Information shown:

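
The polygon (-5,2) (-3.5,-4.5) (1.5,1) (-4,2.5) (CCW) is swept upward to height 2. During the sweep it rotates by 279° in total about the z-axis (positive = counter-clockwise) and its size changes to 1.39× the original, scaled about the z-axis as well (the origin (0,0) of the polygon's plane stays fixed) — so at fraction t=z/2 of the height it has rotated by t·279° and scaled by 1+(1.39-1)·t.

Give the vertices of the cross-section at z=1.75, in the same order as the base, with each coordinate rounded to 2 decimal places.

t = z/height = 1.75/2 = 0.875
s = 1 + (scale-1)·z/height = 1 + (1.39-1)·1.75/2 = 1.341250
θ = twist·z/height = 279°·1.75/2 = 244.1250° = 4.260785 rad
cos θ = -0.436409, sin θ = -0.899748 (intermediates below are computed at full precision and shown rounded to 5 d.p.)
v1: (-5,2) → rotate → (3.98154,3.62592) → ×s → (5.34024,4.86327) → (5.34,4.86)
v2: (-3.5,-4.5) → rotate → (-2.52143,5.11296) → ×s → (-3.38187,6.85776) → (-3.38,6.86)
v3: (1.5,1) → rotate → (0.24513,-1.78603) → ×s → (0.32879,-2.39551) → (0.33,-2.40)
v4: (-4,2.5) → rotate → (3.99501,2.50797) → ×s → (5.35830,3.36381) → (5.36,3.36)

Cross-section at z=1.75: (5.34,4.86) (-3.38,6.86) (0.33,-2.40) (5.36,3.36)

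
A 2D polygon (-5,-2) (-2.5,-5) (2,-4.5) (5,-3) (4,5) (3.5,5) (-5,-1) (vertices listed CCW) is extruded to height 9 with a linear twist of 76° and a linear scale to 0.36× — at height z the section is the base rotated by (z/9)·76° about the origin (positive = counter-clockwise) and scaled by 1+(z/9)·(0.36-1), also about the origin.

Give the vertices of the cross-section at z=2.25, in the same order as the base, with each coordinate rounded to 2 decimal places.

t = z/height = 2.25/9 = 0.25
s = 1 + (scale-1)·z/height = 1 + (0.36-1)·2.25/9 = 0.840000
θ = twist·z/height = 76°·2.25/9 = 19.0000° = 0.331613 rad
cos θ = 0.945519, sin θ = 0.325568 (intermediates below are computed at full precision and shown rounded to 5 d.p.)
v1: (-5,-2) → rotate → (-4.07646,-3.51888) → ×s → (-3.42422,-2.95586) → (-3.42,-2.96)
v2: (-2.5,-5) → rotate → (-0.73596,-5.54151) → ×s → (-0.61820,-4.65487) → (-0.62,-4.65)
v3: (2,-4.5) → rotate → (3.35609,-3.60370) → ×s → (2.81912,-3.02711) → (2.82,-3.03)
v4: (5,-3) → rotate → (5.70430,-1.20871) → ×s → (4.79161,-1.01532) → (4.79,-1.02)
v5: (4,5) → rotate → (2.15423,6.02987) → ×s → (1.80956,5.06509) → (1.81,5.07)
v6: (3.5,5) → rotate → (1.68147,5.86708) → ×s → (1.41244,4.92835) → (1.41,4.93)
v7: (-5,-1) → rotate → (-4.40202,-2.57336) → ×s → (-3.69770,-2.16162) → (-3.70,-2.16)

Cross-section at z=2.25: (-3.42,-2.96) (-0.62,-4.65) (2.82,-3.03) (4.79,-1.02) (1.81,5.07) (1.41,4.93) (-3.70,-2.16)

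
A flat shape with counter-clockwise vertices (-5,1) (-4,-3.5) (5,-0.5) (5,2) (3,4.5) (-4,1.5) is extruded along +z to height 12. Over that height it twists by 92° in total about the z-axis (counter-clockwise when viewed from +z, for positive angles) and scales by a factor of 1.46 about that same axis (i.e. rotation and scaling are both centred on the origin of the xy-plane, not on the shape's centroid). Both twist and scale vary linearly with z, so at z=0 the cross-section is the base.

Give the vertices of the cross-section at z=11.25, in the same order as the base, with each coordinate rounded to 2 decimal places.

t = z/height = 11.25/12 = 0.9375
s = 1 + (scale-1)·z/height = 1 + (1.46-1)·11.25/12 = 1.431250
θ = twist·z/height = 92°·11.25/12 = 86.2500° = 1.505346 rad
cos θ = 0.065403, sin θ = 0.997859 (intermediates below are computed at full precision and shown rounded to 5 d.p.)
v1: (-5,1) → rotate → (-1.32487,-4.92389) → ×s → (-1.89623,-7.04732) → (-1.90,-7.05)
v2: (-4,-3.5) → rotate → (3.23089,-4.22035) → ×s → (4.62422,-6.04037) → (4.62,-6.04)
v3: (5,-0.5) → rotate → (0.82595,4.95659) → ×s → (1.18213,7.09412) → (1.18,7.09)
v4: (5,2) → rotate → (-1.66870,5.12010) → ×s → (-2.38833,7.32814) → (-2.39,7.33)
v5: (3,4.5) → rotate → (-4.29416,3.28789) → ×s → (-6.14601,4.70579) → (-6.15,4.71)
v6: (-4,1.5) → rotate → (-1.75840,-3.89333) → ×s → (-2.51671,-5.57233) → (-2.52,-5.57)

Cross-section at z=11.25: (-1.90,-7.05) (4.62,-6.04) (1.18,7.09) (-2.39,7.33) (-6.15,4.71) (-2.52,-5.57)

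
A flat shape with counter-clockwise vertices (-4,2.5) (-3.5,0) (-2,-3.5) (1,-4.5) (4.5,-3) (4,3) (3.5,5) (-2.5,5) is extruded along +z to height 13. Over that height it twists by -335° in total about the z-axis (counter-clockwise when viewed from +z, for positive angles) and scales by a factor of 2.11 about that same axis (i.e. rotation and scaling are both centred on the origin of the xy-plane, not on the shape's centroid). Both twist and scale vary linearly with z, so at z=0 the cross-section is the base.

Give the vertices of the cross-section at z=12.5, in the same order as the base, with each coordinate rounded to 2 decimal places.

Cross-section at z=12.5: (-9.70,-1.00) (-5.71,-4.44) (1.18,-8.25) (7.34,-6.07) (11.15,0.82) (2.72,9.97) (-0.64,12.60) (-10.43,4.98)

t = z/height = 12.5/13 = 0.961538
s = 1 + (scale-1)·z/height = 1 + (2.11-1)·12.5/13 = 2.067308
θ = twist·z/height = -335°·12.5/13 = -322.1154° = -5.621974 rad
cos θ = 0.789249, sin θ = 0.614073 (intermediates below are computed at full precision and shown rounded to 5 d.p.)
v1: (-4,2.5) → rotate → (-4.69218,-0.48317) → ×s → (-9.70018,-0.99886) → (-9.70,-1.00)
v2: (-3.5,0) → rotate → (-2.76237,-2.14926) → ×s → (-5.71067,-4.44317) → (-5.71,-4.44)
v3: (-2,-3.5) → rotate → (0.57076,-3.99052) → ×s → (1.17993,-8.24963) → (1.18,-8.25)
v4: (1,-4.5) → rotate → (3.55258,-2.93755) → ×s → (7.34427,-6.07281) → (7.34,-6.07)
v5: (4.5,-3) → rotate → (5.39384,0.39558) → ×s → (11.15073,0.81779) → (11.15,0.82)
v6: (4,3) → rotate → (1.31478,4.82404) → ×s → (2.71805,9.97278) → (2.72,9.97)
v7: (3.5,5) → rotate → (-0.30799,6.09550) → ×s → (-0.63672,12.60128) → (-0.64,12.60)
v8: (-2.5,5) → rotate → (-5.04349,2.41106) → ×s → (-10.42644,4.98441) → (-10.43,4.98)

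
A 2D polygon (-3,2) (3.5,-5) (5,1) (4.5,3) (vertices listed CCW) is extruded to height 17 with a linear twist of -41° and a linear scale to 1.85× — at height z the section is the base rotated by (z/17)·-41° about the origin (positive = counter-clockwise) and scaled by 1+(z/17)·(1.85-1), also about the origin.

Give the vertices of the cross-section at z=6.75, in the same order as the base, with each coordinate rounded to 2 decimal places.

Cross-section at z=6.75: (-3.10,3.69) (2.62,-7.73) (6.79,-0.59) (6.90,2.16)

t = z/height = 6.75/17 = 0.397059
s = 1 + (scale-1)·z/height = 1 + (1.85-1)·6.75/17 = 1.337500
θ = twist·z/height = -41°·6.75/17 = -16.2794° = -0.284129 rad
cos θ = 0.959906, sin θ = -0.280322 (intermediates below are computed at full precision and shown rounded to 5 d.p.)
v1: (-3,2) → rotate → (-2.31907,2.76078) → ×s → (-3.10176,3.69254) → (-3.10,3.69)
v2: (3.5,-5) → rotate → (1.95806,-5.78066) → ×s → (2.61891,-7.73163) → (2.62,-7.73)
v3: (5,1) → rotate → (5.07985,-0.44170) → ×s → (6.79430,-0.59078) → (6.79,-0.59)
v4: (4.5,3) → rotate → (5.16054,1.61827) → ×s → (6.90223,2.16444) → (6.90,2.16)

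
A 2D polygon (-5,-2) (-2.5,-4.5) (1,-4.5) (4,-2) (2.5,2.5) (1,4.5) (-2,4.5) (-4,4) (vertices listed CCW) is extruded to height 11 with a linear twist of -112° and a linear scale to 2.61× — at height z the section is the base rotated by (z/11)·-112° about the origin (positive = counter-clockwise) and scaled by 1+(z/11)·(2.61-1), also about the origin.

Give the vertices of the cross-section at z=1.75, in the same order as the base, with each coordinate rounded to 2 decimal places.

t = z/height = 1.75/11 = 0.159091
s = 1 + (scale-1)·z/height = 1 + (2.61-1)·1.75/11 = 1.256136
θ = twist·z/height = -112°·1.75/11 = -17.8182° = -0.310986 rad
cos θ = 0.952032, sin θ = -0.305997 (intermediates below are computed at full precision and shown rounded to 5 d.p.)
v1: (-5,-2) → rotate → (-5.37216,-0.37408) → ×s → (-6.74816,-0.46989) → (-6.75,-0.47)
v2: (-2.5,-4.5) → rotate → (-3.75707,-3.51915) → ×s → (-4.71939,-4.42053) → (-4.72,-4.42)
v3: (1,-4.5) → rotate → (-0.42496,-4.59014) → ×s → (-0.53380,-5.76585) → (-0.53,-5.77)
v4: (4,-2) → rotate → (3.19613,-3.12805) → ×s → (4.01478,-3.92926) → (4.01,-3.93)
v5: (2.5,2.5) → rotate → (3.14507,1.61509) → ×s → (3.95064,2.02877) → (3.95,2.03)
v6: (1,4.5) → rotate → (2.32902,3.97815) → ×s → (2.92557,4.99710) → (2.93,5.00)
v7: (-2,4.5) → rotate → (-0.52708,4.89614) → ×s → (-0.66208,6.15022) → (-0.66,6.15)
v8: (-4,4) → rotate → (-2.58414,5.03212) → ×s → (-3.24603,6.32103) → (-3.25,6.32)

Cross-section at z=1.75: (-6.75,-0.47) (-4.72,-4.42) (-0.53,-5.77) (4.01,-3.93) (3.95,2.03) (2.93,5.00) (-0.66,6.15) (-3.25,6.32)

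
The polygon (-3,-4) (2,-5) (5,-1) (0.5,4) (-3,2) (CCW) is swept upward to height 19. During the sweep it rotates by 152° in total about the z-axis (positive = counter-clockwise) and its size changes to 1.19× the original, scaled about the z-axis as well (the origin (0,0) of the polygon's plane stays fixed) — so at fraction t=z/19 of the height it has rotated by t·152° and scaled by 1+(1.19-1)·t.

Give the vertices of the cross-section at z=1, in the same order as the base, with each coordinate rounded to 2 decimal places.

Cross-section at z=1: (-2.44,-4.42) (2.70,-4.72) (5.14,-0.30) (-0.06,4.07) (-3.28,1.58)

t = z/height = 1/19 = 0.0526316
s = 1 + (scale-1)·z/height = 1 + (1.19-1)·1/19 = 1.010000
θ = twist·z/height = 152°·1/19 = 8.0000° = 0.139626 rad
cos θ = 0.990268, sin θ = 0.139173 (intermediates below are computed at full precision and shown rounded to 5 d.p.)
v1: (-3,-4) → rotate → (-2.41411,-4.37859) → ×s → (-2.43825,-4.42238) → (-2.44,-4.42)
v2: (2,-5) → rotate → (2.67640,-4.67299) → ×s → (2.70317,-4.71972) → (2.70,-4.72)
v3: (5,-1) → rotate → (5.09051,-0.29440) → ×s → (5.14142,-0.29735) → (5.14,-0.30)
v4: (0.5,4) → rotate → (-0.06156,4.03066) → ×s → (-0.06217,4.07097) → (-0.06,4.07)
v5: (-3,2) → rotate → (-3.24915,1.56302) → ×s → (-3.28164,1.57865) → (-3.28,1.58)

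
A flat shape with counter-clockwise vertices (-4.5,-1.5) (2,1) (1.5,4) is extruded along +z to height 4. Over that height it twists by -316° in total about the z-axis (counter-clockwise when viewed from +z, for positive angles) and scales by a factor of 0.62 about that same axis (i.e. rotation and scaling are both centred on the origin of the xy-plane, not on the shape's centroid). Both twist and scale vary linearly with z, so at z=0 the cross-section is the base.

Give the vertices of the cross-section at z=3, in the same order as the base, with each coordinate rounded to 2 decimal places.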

Task directions:
If a line of the records above includes the word "original", count it; state the final number with no other words.

Output for this task:
2